*Excerpted data*

* * * *

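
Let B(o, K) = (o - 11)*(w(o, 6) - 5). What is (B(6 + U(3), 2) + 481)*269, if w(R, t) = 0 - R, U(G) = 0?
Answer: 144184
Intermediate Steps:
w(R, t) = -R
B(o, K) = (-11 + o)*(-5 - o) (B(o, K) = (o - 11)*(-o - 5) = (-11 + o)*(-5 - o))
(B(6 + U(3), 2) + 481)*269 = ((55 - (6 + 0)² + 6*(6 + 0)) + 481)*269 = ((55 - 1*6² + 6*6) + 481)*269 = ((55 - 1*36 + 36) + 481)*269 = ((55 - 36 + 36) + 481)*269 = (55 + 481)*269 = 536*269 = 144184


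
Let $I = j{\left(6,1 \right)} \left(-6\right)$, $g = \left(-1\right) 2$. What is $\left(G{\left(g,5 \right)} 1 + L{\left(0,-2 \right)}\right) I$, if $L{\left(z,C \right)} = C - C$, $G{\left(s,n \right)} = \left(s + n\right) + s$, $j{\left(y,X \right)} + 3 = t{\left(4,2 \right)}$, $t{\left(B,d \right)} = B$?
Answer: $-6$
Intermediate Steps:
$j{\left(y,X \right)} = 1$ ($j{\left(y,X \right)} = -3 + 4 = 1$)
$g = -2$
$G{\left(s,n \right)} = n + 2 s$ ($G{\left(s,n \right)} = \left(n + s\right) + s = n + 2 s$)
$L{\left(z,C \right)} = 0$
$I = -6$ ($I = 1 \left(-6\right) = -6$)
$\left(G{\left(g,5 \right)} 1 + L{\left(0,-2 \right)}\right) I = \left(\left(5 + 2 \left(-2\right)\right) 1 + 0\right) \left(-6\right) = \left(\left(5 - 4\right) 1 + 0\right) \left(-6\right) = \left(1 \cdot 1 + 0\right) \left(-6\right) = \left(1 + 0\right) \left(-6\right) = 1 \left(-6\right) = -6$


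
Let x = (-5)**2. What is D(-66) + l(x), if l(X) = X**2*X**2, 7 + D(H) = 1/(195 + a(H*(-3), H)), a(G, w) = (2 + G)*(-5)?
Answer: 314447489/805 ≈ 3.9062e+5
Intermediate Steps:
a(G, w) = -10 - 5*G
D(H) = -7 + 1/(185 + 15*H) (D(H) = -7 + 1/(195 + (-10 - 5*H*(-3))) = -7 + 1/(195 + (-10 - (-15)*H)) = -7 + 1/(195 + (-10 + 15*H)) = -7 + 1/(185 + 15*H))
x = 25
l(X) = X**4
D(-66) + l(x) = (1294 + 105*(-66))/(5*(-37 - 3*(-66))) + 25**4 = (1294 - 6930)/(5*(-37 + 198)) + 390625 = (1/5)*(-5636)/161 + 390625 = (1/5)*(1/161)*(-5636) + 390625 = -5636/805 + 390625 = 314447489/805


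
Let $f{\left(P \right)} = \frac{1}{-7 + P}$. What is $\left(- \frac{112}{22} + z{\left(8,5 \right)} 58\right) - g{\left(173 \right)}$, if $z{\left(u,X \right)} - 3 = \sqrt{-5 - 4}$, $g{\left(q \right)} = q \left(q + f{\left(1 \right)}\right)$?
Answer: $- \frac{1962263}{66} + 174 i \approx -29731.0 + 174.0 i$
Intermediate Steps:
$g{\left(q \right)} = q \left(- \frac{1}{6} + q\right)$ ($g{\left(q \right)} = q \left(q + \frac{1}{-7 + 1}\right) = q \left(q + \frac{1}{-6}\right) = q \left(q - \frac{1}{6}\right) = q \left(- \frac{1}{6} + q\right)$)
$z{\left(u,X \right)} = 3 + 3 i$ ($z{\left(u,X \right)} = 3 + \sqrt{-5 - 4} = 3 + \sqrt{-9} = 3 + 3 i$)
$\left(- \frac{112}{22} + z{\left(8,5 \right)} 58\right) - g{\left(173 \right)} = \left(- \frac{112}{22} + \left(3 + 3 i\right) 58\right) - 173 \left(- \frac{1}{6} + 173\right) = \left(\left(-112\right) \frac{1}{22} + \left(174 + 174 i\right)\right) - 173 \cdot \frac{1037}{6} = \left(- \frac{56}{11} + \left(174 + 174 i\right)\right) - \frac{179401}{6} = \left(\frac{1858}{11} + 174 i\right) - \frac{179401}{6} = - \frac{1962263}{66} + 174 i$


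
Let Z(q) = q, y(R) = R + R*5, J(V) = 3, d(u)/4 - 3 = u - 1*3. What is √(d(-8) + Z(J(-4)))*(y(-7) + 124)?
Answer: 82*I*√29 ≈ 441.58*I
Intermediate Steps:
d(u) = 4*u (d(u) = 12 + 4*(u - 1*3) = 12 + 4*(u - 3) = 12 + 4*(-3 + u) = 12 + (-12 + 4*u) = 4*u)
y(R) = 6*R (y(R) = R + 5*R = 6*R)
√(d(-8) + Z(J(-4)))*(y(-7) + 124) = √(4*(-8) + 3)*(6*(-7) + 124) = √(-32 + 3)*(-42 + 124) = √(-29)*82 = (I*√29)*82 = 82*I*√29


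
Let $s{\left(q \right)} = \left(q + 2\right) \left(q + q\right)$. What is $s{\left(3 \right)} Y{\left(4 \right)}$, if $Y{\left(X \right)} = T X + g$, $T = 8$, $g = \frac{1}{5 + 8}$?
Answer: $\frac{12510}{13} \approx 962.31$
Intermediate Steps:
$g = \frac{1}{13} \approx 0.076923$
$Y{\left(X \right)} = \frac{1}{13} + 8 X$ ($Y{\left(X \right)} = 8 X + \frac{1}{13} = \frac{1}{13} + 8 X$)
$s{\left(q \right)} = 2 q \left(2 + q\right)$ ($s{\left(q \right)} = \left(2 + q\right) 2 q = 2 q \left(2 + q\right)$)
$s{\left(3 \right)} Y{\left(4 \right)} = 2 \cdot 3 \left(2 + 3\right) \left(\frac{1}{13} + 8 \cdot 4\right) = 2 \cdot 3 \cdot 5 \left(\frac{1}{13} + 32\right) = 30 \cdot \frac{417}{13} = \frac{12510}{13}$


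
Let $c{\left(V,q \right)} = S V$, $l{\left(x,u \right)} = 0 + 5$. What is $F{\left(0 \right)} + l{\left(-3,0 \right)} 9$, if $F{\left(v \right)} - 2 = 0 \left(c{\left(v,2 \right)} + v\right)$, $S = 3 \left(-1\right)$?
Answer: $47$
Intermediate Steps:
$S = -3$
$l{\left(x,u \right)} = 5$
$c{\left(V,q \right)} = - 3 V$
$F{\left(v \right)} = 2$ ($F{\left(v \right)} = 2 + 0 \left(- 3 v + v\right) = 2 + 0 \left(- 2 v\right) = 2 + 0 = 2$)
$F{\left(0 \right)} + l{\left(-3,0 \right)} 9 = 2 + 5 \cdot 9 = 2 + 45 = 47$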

* * * *

*Exercise goal*
Copy out precisely those lines which run from the one containing "Answer: 82*I*√29 ≈ 441.58*I" to the end of the material.

*Result of this exercise*
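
Answer: 82*I*√29 ≈ 441.58*I
Intermediate Steps:
d(u) = 4*u (d(u) = 12 + 4*(u - 1*3) = 12 + 4*(u - 3) = 12 + 4*(-3 + u) = 12 + (-12 + 4*u) = 4*u)
y(R) = 6*R (y(R) = R + 5*R = 6*R)
√(d(-8) + Z(J(-4)))*(y(-7) + 124) = √(4*(-8) + 3)*(6*(-7) + 124) = √(-32 + 3)*(-42 + 124) = √(-29)*82 = (I*√29)*82 = 82*I*√29


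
Let $s{\left(q \right)} = \left(q + 2\right) \left(q + q\right)$. What is $s{\left(3 \right)} Y{\left(4 \right)}$, if $Y{\left(X \right)} = T X + g$, $T = 8$, $g = \frac{1}{5 + 8}$?
Answer: $\frac{12510}{13} \approx 962.31$
Intermediate Steps:
$g = \frac{1}{13} \approx 0.076923$
$Y{\left(X \right)} = \frac{1}{13} + 8 X$ ($Y{\left(X \right)} = 8 X + \frac{1}{13} = \frac{1}{13} + 8 X$)
$s{\left(q \right)} = 2 q \left(2 + q\right)$ ($s{\left(q \right)} = \left(2 + q\right) 2 q = 2 q \left(2 + q\right)$)
$s{\left(3 \right)} Y{\left(4 \right)} = 2 \cdot 3 \left(2 + 3\right) \left(\frac{1}{13} + 8 \cdot 4\right) = 2 \cdot 3 \cdot 5 \left(\frac{1}{13} + 32\right) = 30 \cdot \frac{417}{13} = \frac{12510}{13}$


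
Let $c{\left(V,q \right)} = S V$, $l{\left(x,u \right)} = 0 + 5$. What is $F{\left(0 \right)} + l{\left(-3,0 \right)} 9$, if $F{\left(v \right)} - 2 = 0 \left(c{\left(v,2 \right)} + v\right)$, $S = 3 \left(-1\right)$?
Answer: $47$
Intermediate Steps:
$S = -3$
$l{\left(x,u \right)} = 5$
$c{\left(V,q \right)} = - 3 V$
$F{\left(v \right)} = 2$ ($F{\left(v \right)} = 2 + 0 \left(- 3 v + v\right) = 2 + 0 \left(- 2 v\right) = 2 + 0 = 2$)
$F{\left(0 \right)} + l{\left(-3,0 \right)} 9 = 2 + 5 \cdot 9 = 2 + 45 = 47$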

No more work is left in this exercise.